### [Problem details]
Could you reproduce the lines below from the one with "(24, 25, 28)" through the one with "For how many of the 6"? Keep both ends and add nothing.

══ Source material ══

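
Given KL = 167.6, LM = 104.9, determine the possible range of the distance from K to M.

By the triangle inequality, |167.6 − 104.9| ≤ KM ≤ 167.6 + 104.9.

62.7 ≤ KM ≤ 272.5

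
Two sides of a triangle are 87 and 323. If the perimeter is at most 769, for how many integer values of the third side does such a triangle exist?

123

Triangle inequality: 236 < x < 410. Perimeter ≤ 769 gives x ≤ 769 − 87 − 323 = 359.
So 236 < x ≤ 359; integers 237 through 359: 123 values.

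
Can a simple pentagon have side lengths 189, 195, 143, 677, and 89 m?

For a pentagon, each side must be shorter than the sum of the others.
Here the longest side is 677, but the remaining 4 sides sum to only 616.

No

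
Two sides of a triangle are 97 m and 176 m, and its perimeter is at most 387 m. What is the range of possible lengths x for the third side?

79 < x ≤ 114

Triangle inequality alone gives 79 < x < 273.
The perimeter condition gives x ≤ 387 − 97 − 176 = 114.
Intersecting the two: 79 < x ≤ 114.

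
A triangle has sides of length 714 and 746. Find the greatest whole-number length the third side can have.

The third side must be strictly less than 714 + 746 = 1460.
The largest integer below 1460 is 1459.

1459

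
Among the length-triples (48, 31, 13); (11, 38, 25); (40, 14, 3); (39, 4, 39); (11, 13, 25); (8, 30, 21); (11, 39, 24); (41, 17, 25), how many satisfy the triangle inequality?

2

(13,31,48): 13+31 ≤ 48 → not valid
(11,25,38): 11+25 ≤ 38 → not valid
(3,14,40): 3+14 ≤ 40 → not valid
(4,39,39): 4+39 > 39 → valid
(11,13,25): 11+13 ≤ 25 → not valid
(8,21,30): 8+21 ≤ 30 → not valid
(11,24,39): 11+24 ≤ 39 → not valid
(17,25,41): 17+25 > 41 → valid
2 of the 8 triples form a triangle.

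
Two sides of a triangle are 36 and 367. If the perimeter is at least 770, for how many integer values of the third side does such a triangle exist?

36

Triangle inequality: 331 < x < 403. Perimeter ≥ 770 gives x ≥ 770 − 36 − 367 = 367.
So 367 ≤ x < 403; integers 367 through 402: 36 values.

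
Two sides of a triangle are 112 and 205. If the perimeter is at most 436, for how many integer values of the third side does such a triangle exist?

26

Triangle inequality: 93 < x < 317. Perimeter ≤ 436 gives x ≤ 436 − 112 − 205 = 119.
So 93 < x ≤ 119; integers 94 through 119: 26 values.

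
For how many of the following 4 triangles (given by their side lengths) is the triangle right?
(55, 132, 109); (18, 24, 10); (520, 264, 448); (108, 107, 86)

(55,132,109): 55²+109² = 14906 < 17424 = 132² → obtuse
(18,24,10): 10²+18² = 424 < 576 = 24² → obtuse
(520,264,448): 264²+448² = 270400 = 520² → right
(108,107,86): 86²+107² = 18845 > 11664 = 108² → acute
1 of the 4 is right.

1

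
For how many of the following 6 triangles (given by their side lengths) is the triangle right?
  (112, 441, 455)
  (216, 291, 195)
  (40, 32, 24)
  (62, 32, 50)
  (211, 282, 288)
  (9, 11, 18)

3

(112,441,455): 112²+441² = 207025 = 455² → right
(216,291,195): 195²+216² = 84681 = 291² → right
(40,32,24): 24²+32² = 1600 = 40² → right
(62,32,50): 32²+50² = 3524 < 3844 = 62² → obtuse
(211,282,288): 211²+282² = 124045 > 82944 = 288² → acute
(9,11,18): 9²+11² = 202 < 324 = 18² → obtuse
3 of the 6 are right.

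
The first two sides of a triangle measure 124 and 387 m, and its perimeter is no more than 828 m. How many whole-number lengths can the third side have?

Triangle inequality: 263 < x < 511. Perimeter ≤ 828 gives x ≤ 828 − 124 − 387 = 317.
So 263 < x ≤ 317; integers 264 through 317: 54 values.

54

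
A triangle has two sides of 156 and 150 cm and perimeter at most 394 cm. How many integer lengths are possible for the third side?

Triangle inequality: 6 < x < 306. Perimeter ≤ 394 gives x ≤ 394 − 156 − 150 = 88.
So 6 < x ≤ 88; integers 7 through 88: 82 values.

82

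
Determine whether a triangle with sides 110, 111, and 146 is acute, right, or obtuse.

acute

Compare the square of the longest side to the sum of squares of the other two: 110² + 111² = 24421 > 21316 = 146².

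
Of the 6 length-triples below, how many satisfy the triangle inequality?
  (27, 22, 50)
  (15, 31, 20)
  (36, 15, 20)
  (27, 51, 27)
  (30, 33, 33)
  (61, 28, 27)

(22,27,50): 22+27 ≤ 50 → not valid
(15,20,31): 15+20 > 31 → valid
(15,20,36): 15+20 ≤ 36 → not valid
(27,27,51): 27+27 > 51 → valid
(30,33,33): 30+33 > 33 → valid
(27,28,61): 27+28 ≤ 61 → not valid
3 of the 6 triples form a triangle.

3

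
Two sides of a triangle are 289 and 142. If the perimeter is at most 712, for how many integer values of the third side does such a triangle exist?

Triangle inequality: 147 < x < 431. Perimeter ≤ 712 gives x ≤ 712 − 289 − 142 = 281.
So 147 < x ≤ 281; integers 148 through 281: 134 values.

134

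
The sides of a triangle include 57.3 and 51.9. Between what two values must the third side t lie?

By the triangle inequality, t must be less than 57.3 + 51.9 = 109.2 and greater than |57.3 − 51.9| = 5.4.

5.4 < t < 109.2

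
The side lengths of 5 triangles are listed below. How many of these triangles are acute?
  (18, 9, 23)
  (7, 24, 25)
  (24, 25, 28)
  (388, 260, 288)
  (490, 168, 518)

(18,9,23): 9²+18² = 405 < 529 = 23² → obtuse
(7,24,25): 7²+24² = 625 = 25² → right
(24,25,28): 24²+25² = 1201 > 784 = 28² → acute
(388,260,288): 260²+288² = 150544 = 388² → right
(490,168,518): 168²+490² = 268324 = 518² → right
1 of the 5 is acute.

1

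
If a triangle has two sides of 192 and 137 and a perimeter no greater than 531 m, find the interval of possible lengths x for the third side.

Triangle inequality alone gives 55 < x < 329.
The perimeter condition gives x ≤ 531 − 192 − 137 = 202.
Intersecting the two: 55 < x ≤ 202.

55 < x ≤ 202 m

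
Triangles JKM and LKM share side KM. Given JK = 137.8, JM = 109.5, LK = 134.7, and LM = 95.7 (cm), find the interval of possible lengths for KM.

From triangle JKM: |137.8 − 109.5| < KM < 137.8 + 109.5, i.e. 28.3 < KM < 247.3.
From triangle LKM: 39.0 < KM < 230.4.
Both must hold, so KM lies in the intersection.

39.0 < KM < 230.4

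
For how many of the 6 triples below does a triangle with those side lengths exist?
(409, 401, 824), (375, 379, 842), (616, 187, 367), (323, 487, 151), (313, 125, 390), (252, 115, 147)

2

(401,409,824): 401+409 ≤ 824 → not valid
(375,379,842): 375+379 ≤ 842 → not valid
(187,367,616): 187+367 ≤ 616 → not valid
(151,323,487): 151+323 ≤ 487 → not valid
(125,313,390): 125+313 > 390 → valid
(115,147,252): 115+147 > 252 → valid
2 of the 6 triples form a triangle.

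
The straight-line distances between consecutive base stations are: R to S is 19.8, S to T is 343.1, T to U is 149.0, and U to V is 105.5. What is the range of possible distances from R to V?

68.8 ≤ RV ≤ 617.4

The maximum is all hops collinear in one direction: 19.8 + 343.1 + 149.0 + 105.5 = 617.4.
The longest hop is 343.1; the others sum to 274.3. Folding the others back against it leaves at least 343.1 − 274.3 = 68.8.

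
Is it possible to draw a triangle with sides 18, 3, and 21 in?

The two shorter sides sum to 21, exactly equal to the longest side 21.
That gives only a degenerate (flat) triangle — the inequality must be strict.

No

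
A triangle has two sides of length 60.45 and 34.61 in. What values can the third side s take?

25.84 < s < 95.06

By the triangle inequality, s must be less than 60.45 + 34.61 = 95.06 and greater than |60.45 − 34.61| = 25.84.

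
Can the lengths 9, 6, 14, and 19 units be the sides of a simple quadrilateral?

Yes

A quadrilateral exists iff every side is shorter than the sum of the others — equivalently, the longest side is less than the sum of the rest.
Longest side 19 < 29 (sum of the remaining 3), so yes.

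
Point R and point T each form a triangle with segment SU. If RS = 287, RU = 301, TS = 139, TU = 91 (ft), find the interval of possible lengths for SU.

From triangle RSU: |287 − 301| < SU < 287 + 301, i.e. 14 < SU < 588.
From triangle TSU: 48 < SU < 230.
Both must hold, so SU lies in the intersection.

48 < SU < 230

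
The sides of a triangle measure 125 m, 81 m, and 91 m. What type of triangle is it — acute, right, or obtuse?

obtuse

Compare the square of the longest side to the sum of squares of the other two: 81² + 91² = 14842 < 15625 = 125².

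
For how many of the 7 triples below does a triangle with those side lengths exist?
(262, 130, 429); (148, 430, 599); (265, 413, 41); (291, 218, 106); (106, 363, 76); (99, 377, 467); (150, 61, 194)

(130,262,429): 130+262 ≤ 429 → not valid
(148,430,599): 148+430 ≤ 599 → not valid
(41,265,413): 41+265 ≤ 413 → not valid
(106,218,291): 106+218 > 291 → valid
(76,106,363): 76+106 ≤ 363 → not valid
(99,377,467): 99+377 > 467 → valid
(61,150,194): 61+150 > 194 → valid
3 of the 7 triples form a triangle.

3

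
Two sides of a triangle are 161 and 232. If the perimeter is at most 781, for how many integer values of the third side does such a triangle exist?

317

Triangle inequality: 71 < x < 393. Perimeter ≤ 781 gives x ≤ 781 − 161 − 232 = 388.
So 71 < x ≤ 388; integers 72 through 388: 317 values.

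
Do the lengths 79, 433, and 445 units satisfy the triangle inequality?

The longest side is 445, and the other two sum to 512.
Since 512 > 445, the triangle inequality holds.

Yes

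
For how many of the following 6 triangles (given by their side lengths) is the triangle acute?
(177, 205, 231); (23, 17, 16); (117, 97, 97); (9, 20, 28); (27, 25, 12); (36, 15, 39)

(177,205,231): 177²+205² = 73354 > 53361 = 231² → acute
(23,17,16): 16²+17² = 545 > 529 = 23² → acute
(117,97,97): 97²+97² = 18818 > 13689 = 117² → acute
(9,20,28): 9²+20² = 481 < 784 = 28² → obtuse
(27,25,12): 12²+25² = 769 > 729 = 27² → acute
(36,15,39): 15²+36² = 1521 = 39² → right
4 of the 6 are acute.

4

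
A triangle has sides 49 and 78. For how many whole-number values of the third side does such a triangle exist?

The third side lies in the open interval (29, 127).
Integers from 30 to 126 inclusive: 126 − 30 + 1 = 97.

97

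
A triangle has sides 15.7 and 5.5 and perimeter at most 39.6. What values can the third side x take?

Triangle inequality alone gives 10.2 < x < 21.2.
The perimeter condition gives x ≤ 39.6 − 15.7 − 5.5 = 18.4.
Intersecting the two: 10.2 < x ≤ 18.4.

10.2 < x ≤ 18.4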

═══

### [Response below]
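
  (24, 25, 28)
  (388, 260, 288)
  (490, 168, 518)

(18,9,23): 9²+18² = 405 < 529 = 23² → obtuse
(7,24,25): 7²+24² = 625 = 25² → right
(24,25,28): 24²+25² = 1201 > 784 = 28² → acute
(388,260,288): 260²+288² = 150544 = 388² → right
(490,168,518): 168²+490² = 268324 = 518² → right
1 of the 5 is acute.

1

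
If a triangle has two sides of 192 and 137 and a perimeter no greater than 531 m, find the interval of possible lengths x for the third side.

Triangle inequality alone gives 55 < x < 329.
The perimeter condition gives x ≤ 531 − 192 − 137 = 202.
Intersecting the two: 55 < x ≤ 202.

55 < x ≤ 202 m

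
Triangles JKM and LKM share side KM. Given JK = 137.8, JM = 109.5, LK = 134.7, and LM = 95.7 (cm), find the interval of possible lengths for KM.

From triangle JKM: |137.8 − 109.5| < KM < 137.8 + 109.5, i.e. 28.3 < KM < 247.3.
From triangle LKM: 39.0 < KM < 230.4.
Both must hold, so KM lies in the intersection.

39.0 < KM < 230.4

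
For how many of the 6 triples below does a triangle with those side lengths exist?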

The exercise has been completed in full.